### [ASSIGNED TASK]
The entries below should be transcribed in their entirety, exactly as written.

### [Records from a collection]
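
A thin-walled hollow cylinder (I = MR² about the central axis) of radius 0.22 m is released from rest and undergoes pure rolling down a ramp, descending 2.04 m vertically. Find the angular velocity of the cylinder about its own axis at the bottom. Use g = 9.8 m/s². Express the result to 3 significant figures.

ω ≈ 20.3 rad/s

With I = MR², the ratio k = I/(MR²) is 1.
Since it rolls without slipping, ω = v/R and KE = ½Mv² + ½Iω² = ½(1+k)Mv² = Mv².
Energy conservation Mgh = ½(1+k)Mv² gives v = √(2gh/(1+k)) = √(2 × 9.8 × 2.04 / 2) = 4.471 m/s.
Then ω = v/R = 4.471 / 0.22 ≈ 20.3 rad/s.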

### [EXERCISE ANSWER]
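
A thin-walled hollow cylinder (I = MR² about the central axis) of radius 0.22 m is released from rest and undergoes pure rolling down a ramp, descending 2.04 m vertically. Find the angular velocity of the cylinder about its own axis at the bottom. Use g = 9.8 m/s². Express the result to 3 significant figures.

ω ≈ 20.3 rad/s

With I = MR², the ratio k = I/(MR²) is 1.
Since it rolls without slipping, ω = v/R and KE = ½Mv² + ½Iω² = ½(1+k)Mv² = Mv².
Energy conservation Mgh = ½(1+k)Mv² gives v = √(2gh/(1+k)) = √(2 × 9.8 × 2.04 / 2) = 4.471 m/s.
Then ω = v/R = 4.471 / 0.22 ≈ 20.3 rad/s.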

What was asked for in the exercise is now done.